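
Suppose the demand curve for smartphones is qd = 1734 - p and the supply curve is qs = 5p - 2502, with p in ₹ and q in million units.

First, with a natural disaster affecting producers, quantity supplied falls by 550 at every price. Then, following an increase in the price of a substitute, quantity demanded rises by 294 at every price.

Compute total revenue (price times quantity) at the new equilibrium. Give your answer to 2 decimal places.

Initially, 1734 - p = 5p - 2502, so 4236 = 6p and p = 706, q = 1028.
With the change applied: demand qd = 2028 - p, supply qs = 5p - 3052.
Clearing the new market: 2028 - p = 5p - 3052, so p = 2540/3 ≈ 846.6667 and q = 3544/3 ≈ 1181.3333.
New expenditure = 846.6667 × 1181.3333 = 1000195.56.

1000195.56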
* * *
- [Exercise]:
Reproduce precisely the span of lines that begins at the line containing "Compute total revenue" and ends with the last line of the listing.

- [Output]:
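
Compute total revenue (price times quantity) at the new equilibrium. Give your answer to 2 decimal places.

Initially, 1734 - p = 5p - 2502, so 4236 = 6p and p = 706, q = 1028.
With the change applied: demand qd = 2028 - p, supply qs = 5p - 3052.
Clearing the new market: 2028 - p = 5p - 3052, so p = 2540/3 ≈ 846.6667 and q = 3544/3 ≈ 1181.3333.
New expenditure = 846.6667 × 1181.3333 = 1000195.56.

1000195.56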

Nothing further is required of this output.